[Saved data entries]
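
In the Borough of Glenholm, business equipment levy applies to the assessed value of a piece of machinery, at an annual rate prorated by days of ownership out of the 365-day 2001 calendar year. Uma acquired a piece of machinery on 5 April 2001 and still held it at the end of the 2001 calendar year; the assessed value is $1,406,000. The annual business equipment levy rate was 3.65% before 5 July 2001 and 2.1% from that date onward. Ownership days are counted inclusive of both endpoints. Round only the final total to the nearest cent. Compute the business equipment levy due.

$27,355.37

5 April – 4 July 2001: 91 days at 3.65% → $1,406,000 × 3.65% × 91/365 = $12,794.6000
5 July – 31 December 2001: 180 days at 2.1% → $1,406,000 × 2.1% × 180/365 = $14,560.7671
Total = $27,355.3671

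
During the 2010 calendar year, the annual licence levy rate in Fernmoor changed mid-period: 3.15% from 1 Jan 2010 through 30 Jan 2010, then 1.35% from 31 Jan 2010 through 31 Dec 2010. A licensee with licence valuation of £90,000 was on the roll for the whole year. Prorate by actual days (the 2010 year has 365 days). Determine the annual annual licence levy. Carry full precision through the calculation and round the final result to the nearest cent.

1 Jan – 30 Jan 2010: 30 days at 3.15% → £90,000 × 3.15% × 30/365 = £233.0137
31 Jan – 31 Dec 2010: 335 days at 1.35% → £90,000 × 1.35% × 335/365 = £1,115.1370
Total = £1,348.1507

£1,348.15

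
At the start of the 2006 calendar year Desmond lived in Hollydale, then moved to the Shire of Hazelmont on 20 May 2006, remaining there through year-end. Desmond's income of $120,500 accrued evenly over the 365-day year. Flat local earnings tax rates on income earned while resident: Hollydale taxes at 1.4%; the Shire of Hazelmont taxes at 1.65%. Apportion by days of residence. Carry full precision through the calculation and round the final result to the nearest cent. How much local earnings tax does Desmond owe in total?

$1,873.53

Hollydale, 1 Jan – 19 May 2006: 139 days → $120,500 × 1.4% × 139/365 = $642.4466
The Shire of Hazelmont, 20 May – 31 Dec 2006: 226 days → $120,500 × 1.65% × 226/365 = $1,231.0808
Total = $1,873.5274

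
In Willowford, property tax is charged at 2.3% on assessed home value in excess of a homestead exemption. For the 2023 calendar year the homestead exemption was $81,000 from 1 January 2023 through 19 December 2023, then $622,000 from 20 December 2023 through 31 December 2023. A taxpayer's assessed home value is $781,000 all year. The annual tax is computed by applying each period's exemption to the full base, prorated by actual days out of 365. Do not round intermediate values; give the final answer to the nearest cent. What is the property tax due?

$15,690.92

1 January – 19 December 2023: 353 days, exemption $81,000 → ($781,000 − $81,000) × 2.3% × 353/365 = $15,570.6849
20 December – 31 December 2023: 12 days, exemption $622,000 → ($781,000 − $622,000) × 2.3% × 12/365 = $120.2301
Total = $15,690.9151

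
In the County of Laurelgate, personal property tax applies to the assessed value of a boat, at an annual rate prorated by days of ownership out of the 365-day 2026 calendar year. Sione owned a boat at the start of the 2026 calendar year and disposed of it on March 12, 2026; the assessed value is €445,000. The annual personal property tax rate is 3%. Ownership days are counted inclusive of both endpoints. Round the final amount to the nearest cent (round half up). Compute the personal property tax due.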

▸ **YOUR OBJECTIVE**: Please write out the data again exactly as it stands.

▸ **OUTPUT BELOW**:
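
In the Borough of Glenholm, business equipment levy applies to the assessed value of a piece of machinery, at an annual rate prorated by days of ownership out of the 365-day 2001 calendar year. Uma acquired a piece of machinery on 5 April 2001 and still held it at the end of the 2001 calendar year; the assessed value is $1,406,000. The annual business equipment levy rate was 3.65% before 5 July 2001 and 2.1% from that date onward. Ownership days are counted inclusive of both endpoints. Round only the final total to the nearest cent. Compute the business equipment levy due.

$27,355.37

5 April – 4 July 2001: 91 days at 3.65% → $1,406,000 × 3.65% × 91/365 = $12,794.6000
5 July – 31 December 2001: 180 days at 2.1% → $1,406,000 × 2.1% × 180/365 = $14,560.7671
Total = $27,355.3671

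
During the 2010 calendar year, the annual licence levy rate in Fernmoor changed mid-period: 3.15% from 1 Jan 2010 through 30 Jan 2010, then 1.35% from 31 Jan 2010 through 31 Dec 2010. A licensee with licence valuation of £90,000 was on the roll for the whole year. Prorate by actual days (the 2010 year has 365 days). Determine the annual annual licence levy. Carry full precision through the calculation and round the final result to the nearest cent.

1 Jan – 30 Jan 2010: 30 days at 3.15% → £90,000 × 3.15% × 30/365 = £233.0137
31 Jan – 31 Dec 2010: 335 days at 1.35% → £90,000 × 1.35% × 335/365 = £1,115.1370
Total = £1,348.1507

£1,348.15

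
At the start of the 2006 calendar year Desmond lived in Hollydale, then moved to the Shire of Hazelmont on 20 May 2006, remaining there through year-end. Desmond's income of $120,500 accrued evenly over the 365-day year. Flat local earnings tax rates on income earned while resident: Hollydale taxes at 1.4%; the Shire of Hazelmont taxes at 1.65%. Apportion by days of residence. Carry full precision through the calculation and round the final result to the nearest cent. How much local earnings tax does Desmond owe in total?

$1,873.53

Hollydale, 1 Jan – 19 May 2006: 139 days → $120,500 × 1.4% × 139/365 = $642.4466
The Shire of Hazelmont, 20 May – 31 Dec 2006: 226 days → $120,500 × 1.65% × 226/365 = $1,231.0808
Total = $1,873.5274

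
In Willowford, property tax is charged at 2.3% on assessed home value in excess of a homestead exemption. For the 2023 calendar year the homestead exemption was $81,000 from 1 January 2023 through 19 December 2023, then $622,000 from 20 December 2023 through 31 December 2023. A taxpayer's assessed home value is $781,000 all year. The annual tax is computed by applying each period's exemption to the full base, prorated by actual days out of 365. Do not round intermediate values; give the final answer to the nearest cent. What is the property tax due?

$15,690.92

1 January – 19 December 2023: 353 days, exemption $81,000 → ($781,000 − $81,000) × 2.3% × 353/365 = $15,570.6849
20 December – 31 December 2023: 12 days, exemption $622,000 → ($781,000 − $622,000) × 2.3% × 12/365 = $120.2301
Total = $15,690.9151

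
In the County of Laurelgate, personal property tax applies to the assessed value of a boat, at an annual rate prorated by days of ownership out of the 365-day 2026 calendar year. Sione owned a boat at the start of the 2026 calendar year and disposed of it on March 12, 2026; the assessed value is €445,000. The annual personal property tax rate is 3%. Ownership days are counted inclusive of both endpoints. Round the final amount to the nearest cent (round half up). Compute the personal property tax due.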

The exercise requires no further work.